Stored data entries
○ ○ ○

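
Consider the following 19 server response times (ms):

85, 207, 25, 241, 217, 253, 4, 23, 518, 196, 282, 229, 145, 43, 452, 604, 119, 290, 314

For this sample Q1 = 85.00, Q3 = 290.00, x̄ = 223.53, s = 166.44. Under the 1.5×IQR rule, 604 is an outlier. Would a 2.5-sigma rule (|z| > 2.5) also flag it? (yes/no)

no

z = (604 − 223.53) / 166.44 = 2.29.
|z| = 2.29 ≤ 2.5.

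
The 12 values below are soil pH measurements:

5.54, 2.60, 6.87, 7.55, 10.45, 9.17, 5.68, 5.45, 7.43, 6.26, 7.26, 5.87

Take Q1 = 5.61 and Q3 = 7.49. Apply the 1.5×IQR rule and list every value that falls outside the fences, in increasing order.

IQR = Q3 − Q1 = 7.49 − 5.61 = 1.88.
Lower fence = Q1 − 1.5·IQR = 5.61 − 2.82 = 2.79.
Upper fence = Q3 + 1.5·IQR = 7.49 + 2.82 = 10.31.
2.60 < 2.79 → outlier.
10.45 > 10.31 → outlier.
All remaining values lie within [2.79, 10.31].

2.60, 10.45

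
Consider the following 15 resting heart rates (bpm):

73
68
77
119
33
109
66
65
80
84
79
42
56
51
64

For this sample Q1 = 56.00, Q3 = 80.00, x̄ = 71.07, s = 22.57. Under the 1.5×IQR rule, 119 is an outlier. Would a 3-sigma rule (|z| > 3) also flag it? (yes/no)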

○ ○ ○

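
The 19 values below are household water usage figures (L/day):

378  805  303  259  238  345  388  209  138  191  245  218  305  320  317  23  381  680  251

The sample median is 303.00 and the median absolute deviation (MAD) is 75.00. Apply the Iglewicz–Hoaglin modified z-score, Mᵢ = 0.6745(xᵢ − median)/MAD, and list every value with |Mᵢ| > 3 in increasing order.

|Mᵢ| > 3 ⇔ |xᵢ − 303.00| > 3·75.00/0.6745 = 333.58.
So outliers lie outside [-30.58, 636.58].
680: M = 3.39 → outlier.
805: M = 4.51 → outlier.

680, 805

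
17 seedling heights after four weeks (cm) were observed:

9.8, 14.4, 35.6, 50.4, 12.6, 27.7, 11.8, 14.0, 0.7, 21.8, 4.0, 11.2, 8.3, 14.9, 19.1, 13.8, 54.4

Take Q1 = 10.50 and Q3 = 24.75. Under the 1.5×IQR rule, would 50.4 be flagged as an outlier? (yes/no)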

○ ○ ○

Problem description:
Only lines with the word "Consider" count here; copy every one from the records.

Finished task:
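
Consider the following 19 server response times (ms):
Consider the following 15 resting heart rates (bpm):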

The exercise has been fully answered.